- _Problem to solve_
Take the material below and output exactly the run of lines from the one containing "August 27, 2029" down to the one containing "What is the date of", with both included.

- _Input data_
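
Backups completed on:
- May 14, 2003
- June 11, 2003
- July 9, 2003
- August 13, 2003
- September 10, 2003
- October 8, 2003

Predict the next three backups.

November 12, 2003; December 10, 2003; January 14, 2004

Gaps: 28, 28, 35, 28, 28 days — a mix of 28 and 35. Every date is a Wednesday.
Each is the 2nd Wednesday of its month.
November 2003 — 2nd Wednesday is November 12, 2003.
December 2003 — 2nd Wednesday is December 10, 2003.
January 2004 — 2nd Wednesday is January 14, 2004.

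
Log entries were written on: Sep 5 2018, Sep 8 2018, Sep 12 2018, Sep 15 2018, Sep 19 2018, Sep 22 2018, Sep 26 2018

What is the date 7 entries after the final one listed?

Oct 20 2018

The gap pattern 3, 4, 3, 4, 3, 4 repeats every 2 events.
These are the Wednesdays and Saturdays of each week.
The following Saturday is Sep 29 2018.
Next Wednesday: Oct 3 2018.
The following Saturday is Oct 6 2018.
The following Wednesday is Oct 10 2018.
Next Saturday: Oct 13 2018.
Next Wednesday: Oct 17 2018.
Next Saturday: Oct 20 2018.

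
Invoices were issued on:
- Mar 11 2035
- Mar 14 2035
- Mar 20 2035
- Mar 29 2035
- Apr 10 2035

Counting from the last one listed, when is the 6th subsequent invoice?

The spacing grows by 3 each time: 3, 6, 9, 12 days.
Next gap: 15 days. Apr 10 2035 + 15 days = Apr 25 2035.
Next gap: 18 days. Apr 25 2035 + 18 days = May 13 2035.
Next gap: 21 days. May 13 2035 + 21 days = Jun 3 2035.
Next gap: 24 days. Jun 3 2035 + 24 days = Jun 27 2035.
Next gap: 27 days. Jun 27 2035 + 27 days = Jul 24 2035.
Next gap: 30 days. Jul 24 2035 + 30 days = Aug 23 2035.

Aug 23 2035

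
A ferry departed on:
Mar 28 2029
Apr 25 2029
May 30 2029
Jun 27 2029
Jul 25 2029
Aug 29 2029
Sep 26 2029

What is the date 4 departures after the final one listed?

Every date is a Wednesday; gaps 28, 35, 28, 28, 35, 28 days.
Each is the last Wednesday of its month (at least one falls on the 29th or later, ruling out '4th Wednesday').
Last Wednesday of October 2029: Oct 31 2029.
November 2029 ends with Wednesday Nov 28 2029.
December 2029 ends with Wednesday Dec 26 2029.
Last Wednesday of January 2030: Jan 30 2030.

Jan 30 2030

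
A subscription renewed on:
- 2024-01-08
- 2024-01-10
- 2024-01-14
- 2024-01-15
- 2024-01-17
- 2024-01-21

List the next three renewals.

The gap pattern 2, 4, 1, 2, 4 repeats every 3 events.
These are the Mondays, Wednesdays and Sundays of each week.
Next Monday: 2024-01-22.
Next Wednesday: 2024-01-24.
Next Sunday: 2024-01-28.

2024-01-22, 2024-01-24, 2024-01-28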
---
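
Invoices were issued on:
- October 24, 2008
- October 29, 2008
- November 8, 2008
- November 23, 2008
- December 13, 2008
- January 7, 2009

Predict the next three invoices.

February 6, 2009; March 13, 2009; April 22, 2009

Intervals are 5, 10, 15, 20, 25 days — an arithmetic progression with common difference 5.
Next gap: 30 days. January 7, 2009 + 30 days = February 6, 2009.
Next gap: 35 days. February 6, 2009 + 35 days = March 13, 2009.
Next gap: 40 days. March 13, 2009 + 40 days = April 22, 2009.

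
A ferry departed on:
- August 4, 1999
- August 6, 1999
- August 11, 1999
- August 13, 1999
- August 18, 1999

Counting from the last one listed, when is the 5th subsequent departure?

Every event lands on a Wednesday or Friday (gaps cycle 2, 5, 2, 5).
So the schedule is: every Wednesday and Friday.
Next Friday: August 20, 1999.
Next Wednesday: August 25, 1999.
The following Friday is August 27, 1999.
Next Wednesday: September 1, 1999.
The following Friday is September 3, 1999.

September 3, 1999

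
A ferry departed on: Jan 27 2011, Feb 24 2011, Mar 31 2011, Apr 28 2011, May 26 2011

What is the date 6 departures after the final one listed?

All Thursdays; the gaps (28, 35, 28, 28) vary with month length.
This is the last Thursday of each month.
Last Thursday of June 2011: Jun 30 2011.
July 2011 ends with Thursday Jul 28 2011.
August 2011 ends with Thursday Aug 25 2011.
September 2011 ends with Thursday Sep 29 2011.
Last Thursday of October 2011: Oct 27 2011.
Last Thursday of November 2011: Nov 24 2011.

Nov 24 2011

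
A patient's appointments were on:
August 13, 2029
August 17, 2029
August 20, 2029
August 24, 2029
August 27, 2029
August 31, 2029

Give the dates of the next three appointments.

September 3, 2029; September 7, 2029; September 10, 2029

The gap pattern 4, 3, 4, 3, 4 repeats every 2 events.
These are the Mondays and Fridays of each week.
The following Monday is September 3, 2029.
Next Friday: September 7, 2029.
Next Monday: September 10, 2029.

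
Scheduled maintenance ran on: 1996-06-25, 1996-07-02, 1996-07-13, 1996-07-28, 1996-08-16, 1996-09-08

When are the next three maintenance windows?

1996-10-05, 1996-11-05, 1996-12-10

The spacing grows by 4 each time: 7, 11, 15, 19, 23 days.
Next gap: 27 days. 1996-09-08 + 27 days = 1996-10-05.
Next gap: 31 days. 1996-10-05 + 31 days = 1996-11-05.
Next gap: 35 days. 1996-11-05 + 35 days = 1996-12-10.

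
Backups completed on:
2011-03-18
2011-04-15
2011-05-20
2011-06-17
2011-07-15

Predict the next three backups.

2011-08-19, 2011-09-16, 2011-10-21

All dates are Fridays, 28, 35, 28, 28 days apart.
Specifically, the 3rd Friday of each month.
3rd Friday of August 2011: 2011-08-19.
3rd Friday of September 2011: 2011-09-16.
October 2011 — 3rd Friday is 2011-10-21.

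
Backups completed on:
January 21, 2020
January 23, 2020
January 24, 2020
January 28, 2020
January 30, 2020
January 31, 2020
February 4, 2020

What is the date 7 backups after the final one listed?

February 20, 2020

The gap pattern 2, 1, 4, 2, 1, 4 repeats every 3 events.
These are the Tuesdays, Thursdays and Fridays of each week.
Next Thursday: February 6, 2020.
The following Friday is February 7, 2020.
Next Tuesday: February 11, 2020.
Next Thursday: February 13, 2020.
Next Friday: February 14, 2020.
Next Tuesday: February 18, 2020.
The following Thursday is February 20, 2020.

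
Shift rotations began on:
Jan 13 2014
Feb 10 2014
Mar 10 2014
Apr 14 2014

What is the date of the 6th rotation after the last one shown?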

- _Answer to the problem_
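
August 27, 2029
August 31, 2029

Give the dates of the next three appointments.

September 3, 2029; September 7, 2029; September 10, 2029

The gap pattern 4, 3, 4, 3, 4 repeats every 2 events.
These are the Mondays and Fridays of each week.
The following Monday is September 3, 2029.
Next Friday: September 7, 2029.
Next Monday: September 10, 2029.

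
Scheduled maintenance ran on: 1996-06-25, 1996-07-02, 1996-07-13, 1996-07-28, 1996-08-16, 1996-09-08

When are the next three maintenance windows?

1996-10-05, 1996-11-05, 1996-12-10

The spacing grows by 4 each time: 7, 11, 15, 19, 23 days.
Next gap: 27 days. 1996-09-08 + 27 days = 1996-10-05.
Next gap: 31 days. 1996-10-05 + 31 days = 1996-11-05.
Next gap: 35 days. 1996-11-05 + 35 days = 1996-12-10.

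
Backups completed on:
2011-03-18
2011-04-15
2011-05-20
2011-06-17
2011-07-15

Predict the next three backups.

2011-08-19, 2011-09-16, 2011-10-21

All dates are Fridays, 28, 35, 28, 28 days apart.
Specifically, the 3rd Friday of each month.
3rd Friday of August 2011: 2011-08-19.
3rd Friday of September 2011: 2011-09-16.
October 2011 — 3rd Friday is 2011-10-21.

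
Backups completed on:
January 21, 2020
January 23, 2020
January 24, 2020
January 28, 2020
January 30, 2020
January 31, 2020
February 4, 2020

What is the date 7 backups after the final one listed?

February 20, 2020

The gap pattern 2, 1, 4, 2, 1, 4 repeats every 3 events.
These are the Tuesdays, Thursdays and Fridays of each week.
Next Thursday: February 6, 2020.
The following Friday is February 7, 2020.
Next Tuesday: February 11, 2020.
Next Thursday: February 13, 2020.
Next Friday: February 14, 2020.
Next Tuesday: February 18, 2020.
The following Thursday is February 20, 2020.

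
Shift rotations began on:
Jan 13 2014
Feb 10 2014
Mar 10 2014
Apr 14 2014

What is the date of the 6th rotation after the last one shown?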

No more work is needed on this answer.